Only the lines from the one containing "Three segments are spliced end-to-end to form an" to the end of the listing below are wanted, repeated exactly.

◇ ◇ ◇ ◇ ◇

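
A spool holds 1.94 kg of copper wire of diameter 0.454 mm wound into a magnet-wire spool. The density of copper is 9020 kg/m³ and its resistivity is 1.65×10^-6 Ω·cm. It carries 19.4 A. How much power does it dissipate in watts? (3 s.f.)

51000 W

ρ = 1.65×10^-6 Ω·cm = 1.65×10^-8 Ω·m
A = π(d/2)² = π(2.2700e-04 m)² = 1.6188e-07 m²
L = m/(density·A) = 1.94/(9020×1.6188e-07) = 1329 m
R = ρL/A = (1.65×10^-8)(1329)/(1.6188e-07) = 135.4 Ω
P = I²R = (19.4)² × 135.4 = 51000 W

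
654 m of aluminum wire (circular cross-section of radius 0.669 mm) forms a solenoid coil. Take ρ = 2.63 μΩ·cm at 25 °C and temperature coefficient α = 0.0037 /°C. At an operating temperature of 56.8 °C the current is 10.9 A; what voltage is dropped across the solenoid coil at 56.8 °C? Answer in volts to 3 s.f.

ρ = 2.63 μΩ·cm = 2.63×10^-8 Ω·m
A = πr² = π(6.6900e-04 m)² = 1.406e-06 m²
R₍25₎ = ρL/A = (2.63×10^-8)(654)/(1.406e-06) = 12.23 Ω
R₍56.8₎ = R₍25₎(1 + αΔT) = 12.23 × (1 + 0.0037×31.8) = 13.67 Ω
V = IR = 10.9 × 13.67 = 149 V

149 V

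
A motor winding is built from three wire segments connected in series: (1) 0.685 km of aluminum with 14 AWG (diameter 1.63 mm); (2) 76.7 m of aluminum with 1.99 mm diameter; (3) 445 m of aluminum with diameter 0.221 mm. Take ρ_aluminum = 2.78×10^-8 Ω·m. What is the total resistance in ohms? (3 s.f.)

Seg 1: A = π(1.63/2 mm)² = π(8.1500e-04 m)² = 2.087e-06 m²
R_1 = (2.78×10^-8)(685)/(2.087e-06) = 9.126 Ω
Seg 2: A = π(d/2)² = π(9.9500e-04 m)² = 3.110e-06 m²
R_2 = (2.78×10^-8)(76.7)/(3.110e-06) = 0.6856 Ω
Seg 3: A = π(d/2)² = π(1.1050e-04 m)² = 3.836e-08 m²
R_3 = (2.78×10^-8)(445)/(3.836e-08) = 322.5 Ω
R_total = R_1 + R_2 + R_3 = 332 Ω

332 Ω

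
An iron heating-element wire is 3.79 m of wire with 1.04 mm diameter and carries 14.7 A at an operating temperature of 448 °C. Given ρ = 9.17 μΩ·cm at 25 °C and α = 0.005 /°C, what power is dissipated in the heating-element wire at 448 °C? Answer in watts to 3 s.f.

275 W

ρ = 9.17 μΩ·cm = 9.17×10^-8 Ω·m
A = π(d/2)² = π(5.2000e-04 m)² = 8.495e-07 m²
R₍25₎ = ρL/A = (9.17×10^-8)(3.79)/(8.495e-07) = 0.4091 Ω
R₍448₎ = R₍25₎(1 + αΔT) = 0.4091 × (1 + 0.005×423) = 1.274 Ω
P = I²R = (14.7)² × 1.274 = 275 W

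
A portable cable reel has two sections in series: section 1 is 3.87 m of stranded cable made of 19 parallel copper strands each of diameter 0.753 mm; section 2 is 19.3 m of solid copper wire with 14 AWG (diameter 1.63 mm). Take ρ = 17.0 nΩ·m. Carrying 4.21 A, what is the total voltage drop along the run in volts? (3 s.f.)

0.695 V

ρ = 17.0 nΩ·m = 1.70×10^-8 Ω·m
Section 1: A_strand = π(3.7650e-04)² = 4.453e-07 m²; R₁ = ρL/(N·A_s) = (1.70×10^-8)(3.87)/(19×4.453e-07) = 0.007775 Ω
Section 2: A = π(1.63/2 mm)² = π(8.1500e-04 m)² = 2.087e-06 m²
R₂ = (1.70×10^-8)(19.3)/(2.087e-06) = 0.1572 Ω
R = R₁ + R₂ = 0.165 Ω
V = IR = 4.21 × 0.165 = 0.695 V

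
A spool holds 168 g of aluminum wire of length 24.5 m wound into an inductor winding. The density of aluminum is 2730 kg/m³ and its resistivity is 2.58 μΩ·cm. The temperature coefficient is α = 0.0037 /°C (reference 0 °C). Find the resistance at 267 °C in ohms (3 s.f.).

ρ = 2.58 μΩ·cm = 2.58×10^-8 Ω·m
A = m/(density·L) = 0.168/(2730×24.5) = 2.5118e-06 m²
R = ρL/A = (2.58×10^-8)(24.5)/(2.5118e-06) = 0.2517 Ω
R(267 °C) = 0.2517 × (1 + 0.0037×267) = 0.500 Ω

0.500 Ω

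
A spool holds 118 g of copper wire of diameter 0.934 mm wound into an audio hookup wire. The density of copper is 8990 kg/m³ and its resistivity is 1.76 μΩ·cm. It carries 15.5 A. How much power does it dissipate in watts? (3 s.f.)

118 W

ρ = 1.76 μΩ·cm = 1.76×10^-8 Ω·m
A = π(d/2)² = π(4.6700e-04 m)² = 6.8515e-07 m²
L = m/(density·A) = 0.118/(8990×6.8515e-07) = 19.16 m
R = ρL/A = (1.76×10^-8)(19.16)/(6.8515e-07) = 0.4921 Ω
P = I²R = (15.5)² × 0.4921 = 118 W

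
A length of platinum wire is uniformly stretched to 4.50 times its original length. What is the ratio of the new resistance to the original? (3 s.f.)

20.2

Volume constant ⇒ A' = A/k with k = 4.5. R' = ρ(kL)/(A/k) = k²R.
Factor = 20.2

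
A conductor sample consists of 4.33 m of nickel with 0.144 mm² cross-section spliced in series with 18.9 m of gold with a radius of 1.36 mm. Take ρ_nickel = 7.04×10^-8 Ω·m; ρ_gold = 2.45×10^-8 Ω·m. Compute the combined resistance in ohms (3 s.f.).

2.20 Ω

Segment 1: A = 0.144 mm² = 1.440e-07 m²
R₁ = ρL/A = (7.04×10^-8)(4.33)/(1.440e-07) = 2.117 Ω
Segment 2: A = πr² = π(1.3600e-03 m)² = 5.811e-06 m²
R₂ = (2.45×10^-8)(18.9)/(5.811e-06) = 0.07969 Ω
R = R₁ + R₂ = 2.20 Ω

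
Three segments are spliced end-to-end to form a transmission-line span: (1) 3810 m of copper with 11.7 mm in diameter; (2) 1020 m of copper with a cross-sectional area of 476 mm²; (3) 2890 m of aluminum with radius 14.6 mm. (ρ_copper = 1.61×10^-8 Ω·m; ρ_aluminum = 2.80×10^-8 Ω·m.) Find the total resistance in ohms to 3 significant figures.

0.726 Ω

Seg 1: A = π(d/2)² = π(5.8500e-03 m)² = 1.075e-04 m²
R_1 = (1.61×10^-8)(3810)/(1.075e-04) = 0.5705 Ω
Seg 2: A = 476 mm² = 4.760e-04 m²
R_2 = (1.61×10^-8)(1020)/(4.760e-04) = 0.0345 Ω
Seg 3: A = πr² = π(1.4600e-02 m)² = 6.697e-04 m²
R_3 = (2.80×10^-8)(2890)/(6.697e-04) = 0.1208 Ω
R_total = R_1 + R_2 + R_3 = 0.726 Ω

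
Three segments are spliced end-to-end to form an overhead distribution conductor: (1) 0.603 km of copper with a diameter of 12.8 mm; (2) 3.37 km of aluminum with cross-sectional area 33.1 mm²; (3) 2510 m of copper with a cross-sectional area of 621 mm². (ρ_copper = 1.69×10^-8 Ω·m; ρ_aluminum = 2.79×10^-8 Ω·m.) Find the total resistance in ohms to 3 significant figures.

2.99 Ω

Seg 1: A = π(d/2)² = π(6.4000e-03 m)² = 1.287e-04 m²
R_1 = (1.69×10^-8)(603)/(1.287e-04) = 0.07919 Ω
Seg 2: A = 33.1 mm² = 3.310e-05 m²
R_2 = (2.79×10^-8)(3370)/(3.310e-05) = 2.841 Ω
Seg 3: A = 621 mm² = 6.210e-04 m²
R_3 = (1.69×10^-8)(2510)/(6.210e-04) = 0.06831 Ω
R_total = R_1 + R_2 + R_3 = 2.99 Ω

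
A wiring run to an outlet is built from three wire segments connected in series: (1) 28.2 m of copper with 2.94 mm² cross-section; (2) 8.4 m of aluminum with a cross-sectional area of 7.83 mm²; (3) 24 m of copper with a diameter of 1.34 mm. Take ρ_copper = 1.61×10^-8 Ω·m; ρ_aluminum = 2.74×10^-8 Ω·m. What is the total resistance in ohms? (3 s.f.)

Seg 1: A = 2.94 mm² = 2.940e-06 m²
R_1 = (1.61×10^-8)(28.2)/(2.940e-06) = 0.1544 Ω
Seg 2: A = 7.83 mm² = 7.830e-06 m²
R_2 = (2.74×10^-8)(8.4)/(7.830e-06) = 0.02939 Ω
Seg 3: A = π(d/2)² = π(6.7000e-04 m)² = 1.410e-06 m²
R_3 = (1.61×10^-8)(24)/(1.410e-06) = 0.274 Ω
R_total = R_1 + R_2 + R_3 = 0.458 Ω

0.458 Ω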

◇ ◇ ◇ ◇ ◇

» TASK RESPONSE
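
Three segments are spliced end-to-end to form an overhead distribution conductor: (1) 0.603 km of copper with a diameter of 12.8 mm; (2) 3.37 km of aluminum with cross-sectional area 33.1 mm²; (3) 2510 m of copper with a cross-sectional area of 621 mm². (ρ_copper = 1.69×10^-8 Ω·m; ρ_aluminum = 2.79×10^-8 Ω·m.) Find the total resistance in ohms to 3 significant figures.

2.99 Ω

Seg 1: A = π(d/2)² = π(6.4000e-03 m)² = 1.287e-04 m²
R_1 = (1.69×10^-8)(603)/(1.287e-04) = 0.07919 Ω
Seg 2: A = 33.1 mm² = 3.310e-05 m²
R_2 = (2.79×10^-8)(3370)/(3.310e-05) = 2.841 Ω
Seg 3: A = 621 mm² = 6.210e-04 m²
R_3 = (1.69×10^-8)(2510)/(6.210e-04) = 0.06831 Ω
R_total = R_1 + R_2 + R_3 = 2.99 Ω

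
A wiring run to an outlet is built from three wire segments connected in series: (1) 28.2 m of copper with 2.94 mm² cross-section; (2) 8.4 m of aluminum with a cross-sectional area of 7.83 mm²; (3) 24 m of copper with a diameter of 1.34 mm. Take ρ_copper = 1.61×10^-8 Ω·m; ρ_aluminum = 2.74×10^-8 Ω·m. What is the total resistance in ohms? (3 s.f.)

Seg 1: A = 2.94 mm² = 2.940e-06 m²
R_1 = (1.61×10^-8)(28.2)/(2.940e-06) = 0.1544 Ω
Seg 2: A = 7.83 mm² = 7.830e-06 m²
R_2 = (2.74×10^-8)(8.4)/(7.830e-06) = 0.02939 Ω
Seg 3: A = π(d/2)² = π(6.7000e-04 m)² = 1.410e-06 m²
R_3 = (1.61×10^-8)(24)/(1.410e-06) = 0.274 Ω
R_total = R_1 + R_2 + R_3 = 0.458 Ω

0.458 Ω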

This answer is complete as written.